PROBLEM DESCRIPTION
Using the listing below, copy exactly the lines from the one containing "(p^3 + p^2 - 5*p/4" to the one containing "(-4.11*o^2 - 2.02*o", both lines included, and no others.

[RECORDS FOR THE EXERCISE Boundary: Start]

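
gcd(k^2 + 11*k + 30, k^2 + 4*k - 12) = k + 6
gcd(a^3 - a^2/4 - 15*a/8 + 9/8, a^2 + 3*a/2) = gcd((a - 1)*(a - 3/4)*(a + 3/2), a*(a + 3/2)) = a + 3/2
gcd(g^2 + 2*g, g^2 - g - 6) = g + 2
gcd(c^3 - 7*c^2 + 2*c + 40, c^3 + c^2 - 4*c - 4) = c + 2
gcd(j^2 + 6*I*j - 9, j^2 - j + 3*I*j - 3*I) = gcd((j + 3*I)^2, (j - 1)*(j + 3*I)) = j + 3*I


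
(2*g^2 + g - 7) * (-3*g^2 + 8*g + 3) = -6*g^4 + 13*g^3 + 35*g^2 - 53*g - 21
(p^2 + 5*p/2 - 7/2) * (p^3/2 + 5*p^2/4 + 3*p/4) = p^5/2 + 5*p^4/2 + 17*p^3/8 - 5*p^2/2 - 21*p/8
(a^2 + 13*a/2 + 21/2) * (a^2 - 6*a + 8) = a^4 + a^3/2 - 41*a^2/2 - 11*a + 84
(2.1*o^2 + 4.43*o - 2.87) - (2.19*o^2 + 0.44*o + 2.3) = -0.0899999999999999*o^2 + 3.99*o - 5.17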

[RECORDS FOR THE EXERCISE Boundary: End]
[RECORDS FOR THE EXERCISE Boundary: Start]

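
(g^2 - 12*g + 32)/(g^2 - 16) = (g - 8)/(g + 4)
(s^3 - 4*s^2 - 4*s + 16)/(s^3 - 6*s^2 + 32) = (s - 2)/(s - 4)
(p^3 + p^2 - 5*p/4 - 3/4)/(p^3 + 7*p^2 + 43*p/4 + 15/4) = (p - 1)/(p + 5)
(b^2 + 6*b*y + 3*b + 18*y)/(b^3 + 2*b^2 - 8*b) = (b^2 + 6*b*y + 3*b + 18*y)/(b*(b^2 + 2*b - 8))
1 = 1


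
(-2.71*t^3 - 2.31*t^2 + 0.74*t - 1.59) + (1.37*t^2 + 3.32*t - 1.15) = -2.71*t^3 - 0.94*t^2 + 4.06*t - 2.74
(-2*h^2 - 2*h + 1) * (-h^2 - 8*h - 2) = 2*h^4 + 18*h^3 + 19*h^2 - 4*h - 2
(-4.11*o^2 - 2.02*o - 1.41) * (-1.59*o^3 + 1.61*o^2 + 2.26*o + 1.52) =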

[RECORDS FOR THE EXERCISE Boundary: End]
[RECORDS FOR THE EXERCISE Boundary: Start]

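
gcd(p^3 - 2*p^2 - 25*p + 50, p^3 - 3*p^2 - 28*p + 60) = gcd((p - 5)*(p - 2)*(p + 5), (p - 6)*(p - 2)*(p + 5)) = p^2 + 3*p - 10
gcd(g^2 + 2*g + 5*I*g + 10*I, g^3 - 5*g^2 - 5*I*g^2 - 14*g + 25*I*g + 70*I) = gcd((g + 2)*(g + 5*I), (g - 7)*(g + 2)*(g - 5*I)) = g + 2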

[RECORDS FOR THE EXERCISE Boundary: End]

OUTPUT
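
(p^3 + p^2 - 5*p/4 - 3/4)/(p^3 + 7*p^2 + 43*p/4 + 15/4) = (p - 1)/(p + 5)
(b^2 + 6*b*y + 3*b + 18*y)/(b^3 + 2*b^2 - 8*b) = (b^2 + 6*b*y + 3*b + 18*y)/(b*(b^2 + 2*b - 8))
1 = 1


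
(-2.71*t^3 - 2.31*t^2 + 0.74*t - 1.59) + (1.37*t^2 + 3.32*t - 1.15) = -2.71*t^3 - 0.94*t^2 + 4.06*t - 2.74
(-2*h^2 - 2*h + 1) * (-h^2 - 8*h - 2) = 2*h^4 + 18*h^3 + 19*h^2 - 4*h - 2
(-4.11*o^2 - 2.02*o - 1.41) * (-1.59*o^3 + 1.61*o^2 + 2.26*o + 1.52) =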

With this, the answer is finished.